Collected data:
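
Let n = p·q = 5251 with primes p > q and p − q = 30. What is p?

89

Since p = q + 30, we have 5251 = q(q + 30), so q² + 30q − 5251 = 0.
Discriminant: 30² + 4·5251 = 900 + 21004 = 21904; √21904 = 148.
q = (−30 + 148)/2 = 59, and p = q + 30 = 89.
Check: 59 · 89 = 5251.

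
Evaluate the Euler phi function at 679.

576

Factor: 679 = 7 · 97.
φ(679) = (7−1) · (97−1) = 6 · 96 = 576.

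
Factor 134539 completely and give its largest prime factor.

134539 = 19 · 7081
7081 = 73 · 97
97 is prime.
So 134539 = 19 · 73 · 97; the largest prime factor is 97.

97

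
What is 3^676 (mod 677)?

3^1 ≡ 3 (mod 677)
3^2 ≡ 3^2 = 9 ≡ 9 (mod 677)
3^4 ≡ 9^2 = 81 ≡ 81 (mod 677)
3^8 ≡ 81^2 = 6561 ≡ 468 (mod 677)
3^16 ≡ 468^2 = 219024 ≡ 353 (mod 677)
3^32 ≡ 353^2 = 124609 ≡ 41 (mod 677)
3^64 ≡ 41^2 = 1681 ≡ 327 (mod 677)
3^128 ≡ 327^2 = 106929 ≡ 640 (mod 677)
3^256 ≡ 640^2 = 409600 ≡ 15 (mod 677)
3^512 ≡ 15^2 = 225 ≡ 225 (mod 677)
676 = 512 + 128 + 32 + 4 in binary powers of 2.
So 3^676 ≡ 225 · 640 · 41 · 81 ≡ 1 (mod 677).
Since the result is 1, base 3 gives no evidence that 677 is composite.

1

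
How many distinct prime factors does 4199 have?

3

4199 = 13 · 323
323 = 17 · 19
4199 = 13 · 17 · 19, which has 3 distinct prime factors.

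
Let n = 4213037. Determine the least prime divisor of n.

41

4213037 is odd.
Digit sum 20, not divisible by 3.
Ends in 7: not divisible by 5.
7: 4213037 = 7·601862 + 3
11: 4213037 = 11·383003 + 4
13: 4213037 = 13·324079 + 10
17: 4213037 = 17·247825 + 12
19: 4213037 = 19·221738 + 15
23: 4213037 = 23·183175 + 12
29: 4213037 = 29·145277 + 4
31: 4213037 = 31·135904 + 13
37: 4213037 = 37·113865 + 32
41: 4213037 = 41·102757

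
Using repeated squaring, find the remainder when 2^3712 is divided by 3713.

1076

2^1 ≡ 2 (mod 3713)
2^2 ≡ 2^2 = 4 ≡ 4 (mod 3713)
2^4 ≡ 4^2 = 16 ≡ 16 (mod 3713)
2^8 ≡ 16^2 = 256 ≡ 256 (mod 3713)
2^16 ≡ 256^2 = 65536 ≡ 2415 (mod 3713)
2^32 ≡ 2415^2 = 5832225 ≡ 2815 (mod 3713)
2^64 ≡ 2815^2 = 7924225 ≡ 683 (mod 3713)
2^128 ≡ 683^2 = 466489 ≡ 2364 (mod 3713)
2^256 ≡ 2364^2 = 5588496 ≡ 431 (mod 3713)
2^512 ≡ 431^2 = 185761 ≡ 111 (mod 3713)
2^1024 ≡ 111^2 = 12321 ≡ 1182 (mod 3713)
2^2048 ≡ 1182^2 = 1397124 ≡ 1036 (mod 3713)
3712 = 2048 + 1024 + 512 + 128 in binary powers of 2.
So 2^3712 ≡ 1036 · 1182 · 111 · 2364 ≡ 1076 (mod 3713).
Since 1076 ≠ 1, base 2 is a Fermat witness: 3713 is composite.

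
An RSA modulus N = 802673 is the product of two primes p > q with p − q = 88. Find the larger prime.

941

Since p = q + 88, we have 802673 = q(q + 88), so q² + 88q − 802673 = 0.
Discriminant: 88² + 4·802673 = 7744 + 3210692 = 3218436; √3218436 = 1794.
q = (−88 + 1794)/2 = 853, and p = q + 88 = 941.
Check: 853 · 941 = 802673.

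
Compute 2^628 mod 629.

2^1 ≡ 2 (mod 629)
2^2 ≡ 2^2 = 4 ≡ 4 (mod 629)
2^4 ≡ 4^2 = 16 ≡ 16 (mod 629)
2^8 ≡ 16^2 = 256 ≡ 256 (mod 629)
2^16 ≡ 256^2 = 65536 ≡ 120 (mod 629)
2^32 ≡ 120^2 = 14400 ≡ 562 (mod 629)
2^64 ≡ 562^2 = 315844 ≡ 86 (mod 629)
2^128 ≡ 86^2 = 7396 ≡ 477 (mod 629)
2^256 ≡ 477^2 = 227529 ≡ 460 (mod 629)
2^512 ≡ 460^2 = 211600 ≡ 256 (mod 629)
628 = 512 + 64 + 32 + 16 + 4 in binary powers of 2.
So 2^628 ≡ 256 · 86 · 562 · 120 · 16 ≡ 305 (mod 629).
Since 305 ≠ 1, base 2 is a Fermat witness: 629 is composite.

305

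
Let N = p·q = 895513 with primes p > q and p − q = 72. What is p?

Since p = q + 72, we have 895513 = q(q + 72), so q² + 72q − 895513 = 0.
Discriminant: 72² + 4·895513 = 5184 + 3582052 = 3587236; √3587236 = 1894.
q = (−72 + 1894)/2 = 911, and p = q + 72 = 983.
Check: 911 · 983 = 895513.

983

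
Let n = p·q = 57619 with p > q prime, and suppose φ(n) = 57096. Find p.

367

φ(n) = (p−1)(q−1) = n − (p+q) + 1, so p + q = 57619 − 57096 + 1 = 524.
p and q are the roots of t² − 524t + 57619 = 0.
Discriminant: 524² − 4·57619 = 274576 − 230476 = 44100; √44100 = 210.
q = (524 − 210)/2 = 157, p = (524 + 210)/2 = 367.
Check: 157 · 367 = 57619.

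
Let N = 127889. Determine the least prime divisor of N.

127889 is odd.
Digit sum 35, not divisible by 3.
Ends in 9: not divisible by 5.
7: 127889 = 7·18269 + 6
11: 127889 = 11·11626 + 3
13: 127889 = 13·9837 + 8
17: 127889 = 17·7522 + 15
19: 127889 = 19·6731

19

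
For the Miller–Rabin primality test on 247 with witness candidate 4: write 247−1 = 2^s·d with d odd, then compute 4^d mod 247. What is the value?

247 − 1 = 246 = 2^1 · 123, so d = 123.
4^1 ≡ 4 (mod 247)
4^2 ≡ 4^2 = 16 ≡ 16 (mod 247)
4^4 ≡ 16^2 = 256 ≡ 9 (mod 247)
4^8 ≡ 9^2 = 81 ≡ 81 (mod 247)
4^16 ≡ 81^2 = 6561 ≡ 139 (mod 247)
4^32 ≡ 139^2 = 19321 ≡ 55 (mod 247)
4^64 ≡ 55^2 = 3025 ≡ 61 (mod 247)
123 = 64 + 32 + 16 + 8 + 2 + 1 in binary powers of 2.
So 4^123 ≡ 61 · 55 · 139 · 81 · 16 · 4 ≡ 220 (mod 247).
Squaring chain: 220; never reaches −1, so base 4 is a Miller–Rabin witness that 247 is composite.

220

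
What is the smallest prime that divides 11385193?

11385193 is odd.
Digit sum 31, not divisible by 3.
Ends in 3: not divisible by 5.
7: 11385193 = 7·1626456 + 1
11: 11385193 = 11·1035017 + 6
13: 11385193 = 13·875784 + 1
17: 11385193 = 17·669717 + 4
19: 11385193 = 19·599220 + 13
23: 11385193 = 23·495008 + 9
29: 11385193 = 29·392592 + 25
31: 11385193 = 31·367264 + 9
37: 11385193 = 37·307707 + 34
41: 11385193 = 41·277687 + 26
43: 11385193 = 43·264771 + 40
47: 11385193 = 47·242238 + 7
53: 11385193 = 53·214814 + 51
59: 11385193 = 59·192969 + 22
61: 11385193 = 61·186642 + 31
67: 11385193 = 67·169928 + 17
71: 11385193 = 71·160354 + 59
73: 11385193 = 73·155961 + 40
79: 11385193 = 79·144116 + 29
83: 11385193 = 83·137171

83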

_Task instructions_
Print, exactly and only, the lines running from the one with "What is the smallest" to the end of the data above.

_Exercise answer_
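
What is the smallest prime that divides 11385193?

11385193 is odd.
Digit sum 31, not divisible by 3.
Ends in 3: not divisible by 5.
7: 11385193 = 7·1626456 + 1
11: 11385193 = 11·1035017 + 6
13: 11385193 = 13·875784 + 1
17: 11385193 = 17·669717 + 4
19: 11385193 = 19·599220 + 13
23: 11385193 = 23·495008 + 9
29: 11385193 = 29·392592 + 25
31: 11385193 = 31·367264 + 9
37: 11385193 = 37·307707 + 34
41: 11385193 = 41·277687 + 26
43: 11385193 = 43·264771 + 40
47: 11385193 = 47·242238 + 7
53: 11385193 = 53·214814 + 51
59: 11385193 = 59·192969 + 22
61: 11385193 = 61·186642 + 31
67: 11385193 = 67·169928 + 17
71: 11385193 = 71·160354 + 59
73: 11385193 = 73·155961 + 40
79: 11385193 = 79·144116 + 29
83: 11385193 = 83·137171

83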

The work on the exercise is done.